[Stored data]

────

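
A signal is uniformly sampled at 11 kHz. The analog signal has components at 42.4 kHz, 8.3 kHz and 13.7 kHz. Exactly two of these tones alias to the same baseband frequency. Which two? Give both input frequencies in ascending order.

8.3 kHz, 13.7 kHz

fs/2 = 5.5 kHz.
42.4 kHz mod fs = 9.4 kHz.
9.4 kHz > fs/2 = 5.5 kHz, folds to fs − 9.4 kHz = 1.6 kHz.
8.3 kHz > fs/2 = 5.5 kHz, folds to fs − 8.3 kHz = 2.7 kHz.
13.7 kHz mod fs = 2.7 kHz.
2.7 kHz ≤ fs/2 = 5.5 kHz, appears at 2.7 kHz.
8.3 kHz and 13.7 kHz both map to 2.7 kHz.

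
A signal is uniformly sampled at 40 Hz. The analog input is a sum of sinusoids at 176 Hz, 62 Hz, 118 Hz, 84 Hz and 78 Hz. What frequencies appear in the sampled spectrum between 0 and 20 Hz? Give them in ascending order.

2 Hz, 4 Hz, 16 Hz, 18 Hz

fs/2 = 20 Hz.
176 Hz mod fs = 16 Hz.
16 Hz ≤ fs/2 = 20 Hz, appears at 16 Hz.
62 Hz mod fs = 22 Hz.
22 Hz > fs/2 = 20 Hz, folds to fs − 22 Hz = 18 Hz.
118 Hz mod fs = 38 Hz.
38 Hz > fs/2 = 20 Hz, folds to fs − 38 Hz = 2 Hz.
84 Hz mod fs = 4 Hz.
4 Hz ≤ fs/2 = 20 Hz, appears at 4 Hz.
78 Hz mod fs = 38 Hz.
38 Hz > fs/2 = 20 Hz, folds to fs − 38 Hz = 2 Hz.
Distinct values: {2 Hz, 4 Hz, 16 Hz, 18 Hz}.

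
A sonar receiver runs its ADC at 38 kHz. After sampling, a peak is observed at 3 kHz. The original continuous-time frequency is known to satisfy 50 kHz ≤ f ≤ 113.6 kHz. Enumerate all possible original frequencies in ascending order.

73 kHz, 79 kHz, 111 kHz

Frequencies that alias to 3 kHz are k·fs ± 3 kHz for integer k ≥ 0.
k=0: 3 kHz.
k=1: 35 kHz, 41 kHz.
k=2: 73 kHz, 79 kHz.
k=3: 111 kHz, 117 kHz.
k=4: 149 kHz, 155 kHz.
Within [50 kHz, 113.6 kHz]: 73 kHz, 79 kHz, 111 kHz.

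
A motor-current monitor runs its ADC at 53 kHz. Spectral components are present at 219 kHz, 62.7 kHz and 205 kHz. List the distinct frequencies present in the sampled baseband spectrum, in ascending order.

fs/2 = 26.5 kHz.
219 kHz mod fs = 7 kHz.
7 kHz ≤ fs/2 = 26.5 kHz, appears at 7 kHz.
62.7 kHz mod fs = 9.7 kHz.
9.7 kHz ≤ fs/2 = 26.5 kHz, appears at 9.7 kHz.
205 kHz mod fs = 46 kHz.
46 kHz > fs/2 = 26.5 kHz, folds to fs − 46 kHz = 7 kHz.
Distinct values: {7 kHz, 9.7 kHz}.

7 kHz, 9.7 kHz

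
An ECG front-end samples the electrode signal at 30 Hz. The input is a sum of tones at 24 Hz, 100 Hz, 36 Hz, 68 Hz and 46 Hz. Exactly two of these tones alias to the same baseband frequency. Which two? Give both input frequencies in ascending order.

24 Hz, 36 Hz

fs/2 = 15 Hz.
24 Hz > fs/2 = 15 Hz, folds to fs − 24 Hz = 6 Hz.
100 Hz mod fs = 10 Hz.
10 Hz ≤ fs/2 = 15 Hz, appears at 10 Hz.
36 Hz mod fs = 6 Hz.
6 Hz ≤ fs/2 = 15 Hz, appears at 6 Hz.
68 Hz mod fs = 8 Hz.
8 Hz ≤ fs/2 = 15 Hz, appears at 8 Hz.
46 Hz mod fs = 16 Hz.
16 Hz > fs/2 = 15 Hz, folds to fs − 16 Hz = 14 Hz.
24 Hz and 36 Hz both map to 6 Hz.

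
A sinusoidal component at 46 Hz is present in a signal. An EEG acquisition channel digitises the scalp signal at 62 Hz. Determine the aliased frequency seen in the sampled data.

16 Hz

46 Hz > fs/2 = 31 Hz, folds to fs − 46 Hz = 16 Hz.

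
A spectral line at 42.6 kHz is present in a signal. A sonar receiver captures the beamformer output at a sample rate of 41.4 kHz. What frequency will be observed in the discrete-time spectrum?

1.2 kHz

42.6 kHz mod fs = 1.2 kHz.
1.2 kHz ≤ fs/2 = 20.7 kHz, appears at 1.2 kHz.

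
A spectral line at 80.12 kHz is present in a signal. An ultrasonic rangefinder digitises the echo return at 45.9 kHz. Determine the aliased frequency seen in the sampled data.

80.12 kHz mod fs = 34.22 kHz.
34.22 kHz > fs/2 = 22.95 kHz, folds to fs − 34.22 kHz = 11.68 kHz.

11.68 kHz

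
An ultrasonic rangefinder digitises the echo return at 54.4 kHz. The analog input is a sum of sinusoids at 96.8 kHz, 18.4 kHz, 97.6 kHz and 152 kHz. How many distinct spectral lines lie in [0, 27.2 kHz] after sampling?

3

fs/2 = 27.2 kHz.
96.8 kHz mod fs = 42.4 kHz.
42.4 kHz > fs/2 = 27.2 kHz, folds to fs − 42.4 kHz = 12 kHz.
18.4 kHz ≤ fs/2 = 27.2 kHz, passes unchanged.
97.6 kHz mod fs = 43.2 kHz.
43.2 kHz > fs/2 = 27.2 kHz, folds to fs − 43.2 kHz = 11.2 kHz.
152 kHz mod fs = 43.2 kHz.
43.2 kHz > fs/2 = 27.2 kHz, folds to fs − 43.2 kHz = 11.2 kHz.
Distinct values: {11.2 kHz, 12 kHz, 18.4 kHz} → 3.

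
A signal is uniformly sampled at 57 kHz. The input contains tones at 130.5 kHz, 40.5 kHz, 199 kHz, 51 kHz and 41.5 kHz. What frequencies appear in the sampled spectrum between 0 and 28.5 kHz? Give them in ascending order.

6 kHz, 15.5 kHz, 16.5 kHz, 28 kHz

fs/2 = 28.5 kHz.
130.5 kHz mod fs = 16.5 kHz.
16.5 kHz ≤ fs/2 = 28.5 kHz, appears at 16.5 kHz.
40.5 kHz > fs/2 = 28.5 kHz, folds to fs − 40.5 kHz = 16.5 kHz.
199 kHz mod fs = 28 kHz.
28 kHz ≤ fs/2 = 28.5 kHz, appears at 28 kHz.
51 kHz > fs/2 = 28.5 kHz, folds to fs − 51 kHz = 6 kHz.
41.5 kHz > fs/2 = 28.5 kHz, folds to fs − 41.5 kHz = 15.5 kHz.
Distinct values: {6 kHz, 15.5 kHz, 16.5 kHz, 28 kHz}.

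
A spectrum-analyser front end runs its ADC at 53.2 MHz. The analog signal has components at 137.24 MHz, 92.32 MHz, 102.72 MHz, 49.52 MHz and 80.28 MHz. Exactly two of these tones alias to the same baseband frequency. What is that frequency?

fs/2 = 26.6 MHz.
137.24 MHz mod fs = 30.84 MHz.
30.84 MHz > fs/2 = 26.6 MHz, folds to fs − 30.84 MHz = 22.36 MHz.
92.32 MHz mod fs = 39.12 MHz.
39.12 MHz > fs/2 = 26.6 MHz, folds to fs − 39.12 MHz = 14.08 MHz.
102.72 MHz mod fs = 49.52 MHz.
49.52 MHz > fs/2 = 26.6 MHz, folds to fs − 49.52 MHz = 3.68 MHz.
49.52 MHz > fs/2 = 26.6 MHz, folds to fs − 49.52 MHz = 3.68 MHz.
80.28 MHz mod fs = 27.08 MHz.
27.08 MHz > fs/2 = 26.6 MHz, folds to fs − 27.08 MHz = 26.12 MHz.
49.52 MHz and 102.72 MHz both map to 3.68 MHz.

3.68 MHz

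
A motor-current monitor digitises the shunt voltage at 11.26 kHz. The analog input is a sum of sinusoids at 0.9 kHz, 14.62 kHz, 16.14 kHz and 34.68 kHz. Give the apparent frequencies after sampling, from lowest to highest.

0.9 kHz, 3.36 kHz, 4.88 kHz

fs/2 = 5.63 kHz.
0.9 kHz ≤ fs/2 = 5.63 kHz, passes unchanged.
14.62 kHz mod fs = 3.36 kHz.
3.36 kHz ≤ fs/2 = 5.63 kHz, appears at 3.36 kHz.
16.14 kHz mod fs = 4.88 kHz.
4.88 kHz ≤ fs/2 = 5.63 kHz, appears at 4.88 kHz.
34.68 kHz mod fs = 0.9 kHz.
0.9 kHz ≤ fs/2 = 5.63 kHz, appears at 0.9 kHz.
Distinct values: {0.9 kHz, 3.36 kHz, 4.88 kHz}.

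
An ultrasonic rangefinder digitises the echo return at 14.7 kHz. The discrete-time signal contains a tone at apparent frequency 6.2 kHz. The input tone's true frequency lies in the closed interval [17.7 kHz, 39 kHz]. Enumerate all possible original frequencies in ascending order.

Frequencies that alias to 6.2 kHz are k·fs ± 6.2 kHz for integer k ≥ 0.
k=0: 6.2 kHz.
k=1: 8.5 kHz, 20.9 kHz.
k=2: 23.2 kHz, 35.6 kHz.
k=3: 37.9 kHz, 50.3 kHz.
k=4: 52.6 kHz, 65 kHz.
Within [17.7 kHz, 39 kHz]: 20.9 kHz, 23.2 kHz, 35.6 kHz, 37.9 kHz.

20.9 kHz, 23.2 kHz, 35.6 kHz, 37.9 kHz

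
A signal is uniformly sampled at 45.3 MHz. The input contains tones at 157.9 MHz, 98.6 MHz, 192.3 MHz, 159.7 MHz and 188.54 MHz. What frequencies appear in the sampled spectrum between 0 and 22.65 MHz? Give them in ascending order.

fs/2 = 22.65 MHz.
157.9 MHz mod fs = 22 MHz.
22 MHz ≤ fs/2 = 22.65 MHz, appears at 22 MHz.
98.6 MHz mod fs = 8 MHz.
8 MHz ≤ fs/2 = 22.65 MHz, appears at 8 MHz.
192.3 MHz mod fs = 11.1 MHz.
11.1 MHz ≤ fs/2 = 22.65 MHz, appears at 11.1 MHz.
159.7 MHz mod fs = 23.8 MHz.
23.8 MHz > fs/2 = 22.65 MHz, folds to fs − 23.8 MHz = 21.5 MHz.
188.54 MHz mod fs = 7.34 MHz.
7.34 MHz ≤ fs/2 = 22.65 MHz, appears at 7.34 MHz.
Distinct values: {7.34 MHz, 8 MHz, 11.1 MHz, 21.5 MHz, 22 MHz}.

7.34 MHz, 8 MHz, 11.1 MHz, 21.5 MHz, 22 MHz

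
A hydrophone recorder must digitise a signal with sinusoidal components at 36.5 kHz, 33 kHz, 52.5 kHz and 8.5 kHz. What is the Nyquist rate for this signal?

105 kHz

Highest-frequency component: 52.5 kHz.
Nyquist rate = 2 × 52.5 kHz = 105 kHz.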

────

EXERCISE:
Word for word, repeat the lines from the one holding "A signal is uniformly sampled at 45.3" through the last line of the entries, both included.

EXERCISE RESPONSE:
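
A signal is uniformly sampled at 45.3 MHz. The input contains tones at 157.9 MHz, 98.6 MHz, 192.3 MHz, 159.7 MHz and 188.54 MHz. What frequencies appear in the sampled spectrum between 0 and 22.65 MHz? Give them in ascending order.

fs/2 = 22.65 MHz.
157.9 MHz mod fs = 22 MHz.
22 MHz ≤ fs/2 = 22.65 MHz, appears at 22 MHz.
98.6 MHz mod fs = 8 MHz.
8 MHz ≤ fs/2 = 22.65 MHz, appears at 8 MHz.
192.3 MHz mod fs = 11.1 MHz.
11.1 MHz ≤ fs/2 = 22.65 MHz, appears at 11.1 MHz.
159.7 MHz mod fs = 23.8 MHz.
23.8 MHz > fs/2 = 22.65 MHz, folds to fs − 23.8 MHz = 21.5 MHz.
188.54 MHz mod fs = 7.34 MHz.
7.34 MHz ≤ fs/2 = 22.65 MHz, appears at 7.34 MHz.
Distinct values: {7.34 MHz, 8 MHz, 11.1 MHz, 21.5 MHz, 22 MHz}.

7.34 MHz, 8 MHz, 11.1 MHz, 21.5 MHz, 22 MHz

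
A hydrophone recorder must digitise a signal with sinusoidal components at 36.5 kHz, 33 kHz, 52.5 kHz and 8.5 kHz. What is the Nyquist rate for this signal?

105 kHz

Highest-frequency component: 52.5 kHz.
Nyquist rate = 2 × 52.5 kHz = 105 kHz.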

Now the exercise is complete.